• **Task description**:
Copy out, exactly and with nothing else, the stretch of lines that starts at the line containing "What value does" and finishes at the end of the data.

• **Dataset extract**:

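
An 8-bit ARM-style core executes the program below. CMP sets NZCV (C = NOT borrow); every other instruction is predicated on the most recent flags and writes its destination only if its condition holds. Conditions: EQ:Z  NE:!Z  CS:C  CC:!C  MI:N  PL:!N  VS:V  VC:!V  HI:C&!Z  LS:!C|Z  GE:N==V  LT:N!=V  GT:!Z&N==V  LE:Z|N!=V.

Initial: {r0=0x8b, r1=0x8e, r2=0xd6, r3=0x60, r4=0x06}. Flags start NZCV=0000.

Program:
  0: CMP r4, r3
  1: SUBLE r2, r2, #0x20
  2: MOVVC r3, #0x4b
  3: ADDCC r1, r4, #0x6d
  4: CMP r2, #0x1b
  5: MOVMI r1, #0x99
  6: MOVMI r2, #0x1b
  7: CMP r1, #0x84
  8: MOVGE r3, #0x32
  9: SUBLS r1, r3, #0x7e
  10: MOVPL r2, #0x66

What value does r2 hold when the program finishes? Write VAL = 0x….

0: ✓ CMP  NZCV=1000
1: ✓ SUBLE  r2←0xb6
2: ✓ MOVVC  r3←0x4b
3: ✓ ADDCC  r1←0x73
4: ✓ CMP  NZCV=1010
5: ✓ MOVMI  r1←0x99
6: ✓ MOVMI  r2←0x1b
7: ✓ CMP  NZCV=0010
8: ✓ MOVGE  r3←0x32
9: · SUBLS
10: ✓ MOVPL  r2←0x66

VAL = 0x66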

• **Solution to this problem**:
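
What value does r2 hold when the program finishes? Write VAL = 0x….

0: ✓ CMP  NZCV=1000
1: ✓ SUBLE  r2←0xb6
2: ✓ MOVVC  r3←0x4b
3: ✓ ADDCC  r1←0x73
4: ✓ CMP  NZCV=1010
5: ✓ MOVMI  r1←0x99
6: ✓ MOVMI  r2←0x1b
7: ✓ CMP  NZCV=0010
8: ✓ MOVGE  r3←0x32
9: · SUBLS
10: ✓ MOVPL  r2←0x66

VAL = 0x66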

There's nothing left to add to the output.